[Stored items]

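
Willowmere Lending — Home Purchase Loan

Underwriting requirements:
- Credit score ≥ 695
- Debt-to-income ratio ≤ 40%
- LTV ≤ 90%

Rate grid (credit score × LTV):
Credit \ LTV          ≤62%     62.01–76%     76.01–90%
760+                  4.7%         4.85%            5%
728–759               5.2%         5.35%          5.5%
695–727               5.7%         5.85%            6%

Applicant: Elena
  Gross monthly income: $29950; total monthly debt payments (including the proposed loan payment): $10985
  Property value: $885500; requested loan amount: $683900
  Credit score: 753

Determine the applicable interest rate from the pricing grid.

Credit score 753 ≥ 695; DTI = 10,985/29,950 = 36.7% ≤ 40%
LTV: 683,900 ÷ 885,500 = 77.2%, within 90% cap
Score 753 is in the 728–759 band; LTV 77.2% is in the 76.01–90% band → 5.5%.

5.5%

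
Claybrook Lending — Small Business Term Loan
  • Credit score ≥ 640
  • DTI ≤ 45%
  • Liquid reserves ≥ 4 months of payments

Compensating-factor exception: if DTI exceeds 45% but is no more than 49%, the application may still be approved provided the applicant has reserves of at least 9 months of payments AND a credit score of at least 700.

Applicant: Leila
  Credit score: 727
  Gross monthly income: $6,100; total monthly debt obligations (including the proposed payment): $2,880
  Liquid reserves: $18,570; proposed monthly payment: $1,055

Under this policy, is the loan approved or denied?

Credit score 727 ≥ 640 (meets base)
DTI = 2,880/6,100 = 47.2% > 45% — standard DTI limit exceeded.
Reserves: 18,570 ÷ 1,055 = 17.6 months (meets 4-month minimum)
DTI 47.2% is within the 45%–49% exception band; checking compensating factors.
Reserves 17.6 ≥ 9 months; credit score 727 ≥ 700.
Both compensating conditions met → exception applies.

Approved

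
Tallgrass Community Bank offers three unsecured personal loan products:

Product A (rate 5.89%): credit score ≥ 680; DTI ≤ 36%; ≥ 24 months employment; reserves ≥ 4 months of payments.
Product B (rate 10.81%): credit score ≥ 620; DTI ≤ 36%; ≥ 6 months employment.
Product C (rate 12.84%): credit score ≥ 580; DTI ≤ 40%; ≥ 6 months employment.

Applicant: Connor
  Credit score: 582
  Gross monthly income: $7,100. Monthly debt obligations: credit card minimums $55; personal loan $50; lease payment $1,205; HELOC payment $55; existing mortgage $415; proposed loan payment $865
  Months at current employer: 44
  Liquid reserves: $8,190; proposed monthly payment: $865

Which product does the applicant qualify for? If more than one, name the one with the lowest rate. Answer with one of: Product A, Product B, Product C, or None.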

---

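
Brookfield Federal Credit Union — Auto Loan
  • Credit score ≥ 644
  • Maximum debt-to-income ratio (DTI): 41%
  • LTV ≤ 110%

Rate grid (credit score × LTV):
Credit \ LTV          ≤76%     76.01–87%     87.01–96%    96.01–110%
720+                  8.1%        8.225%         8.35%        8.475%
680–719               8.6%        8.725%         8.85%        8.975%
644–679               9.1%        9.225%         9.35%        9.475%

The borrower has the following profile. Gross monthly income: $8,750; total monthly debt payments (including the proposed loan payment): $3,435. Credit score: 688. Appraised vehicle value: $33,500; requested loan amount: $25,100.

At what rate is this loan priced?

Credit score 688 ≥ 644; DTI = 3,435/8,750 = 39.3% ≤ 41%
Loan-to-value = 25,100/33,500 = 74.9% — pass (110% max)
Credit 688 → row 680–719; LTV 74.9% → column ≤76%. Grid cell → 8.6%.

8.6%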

→ **To do**
Give back the records above exactly, limited to the lines between the one holding "Willowmere Lending — Home Purchase Loan" and the one holding "Liquid reserves: $18,570;", inclusive.

→ **Result for this exercise**
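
Willowmere Lending — Home Purchase Loan

Underwriting requirements:
- Credit score ≥ 695
- Debt-to-income ratio ≤ 40%
- LTV ≤ 90%

Rate grid (credit score × LTV):
Credit \ LTV          ≤62%     62.01–76%     76.01–90%
760+                  4.7%         4.85%            5%
728–759               5.2%         5.35%          5.5%
695–727               5.7%         5.85%            6%

Applicant: Elena
  Gross monthly income: $29950; total monthly debt payments (including the proposed loan payment): $10985
  Property value: $885500; requested loan amount: $683900
  Credit score: 753

Determine the applicable interest rate from the pricing grid.

Credit score 753 ≥ 695; DTI = 10,985/29,950 = 36.7% ≤ 40%
LTV: 683,900 ÷ 885,500 = 77.2%, within 90% cap
Score 753 is in the 728–759 band; LTV 77.2% is in the 76.01–90% band → 5.5%.

5.5%

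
Claybrook Lending — Small Business Term Loan
  • Credit score ≥ 640
  • DTI ≤ 45%
  • Liquid reserves ≥ 4 months of payments

Compensating-factor exception: if DTI exceeds 45% but is no more than 49%, the application may still be approved provided the applicant has reserves of at least 9 months of payments AND a credit score of at least 700.

Applicant: Leila
  Credit score: 727
  Gross monthly income: $6,100; total monthly debt obligations (including the proposed payment): $2,880
  Liquid reserves: $18,570; proposed monthly payment: $1,055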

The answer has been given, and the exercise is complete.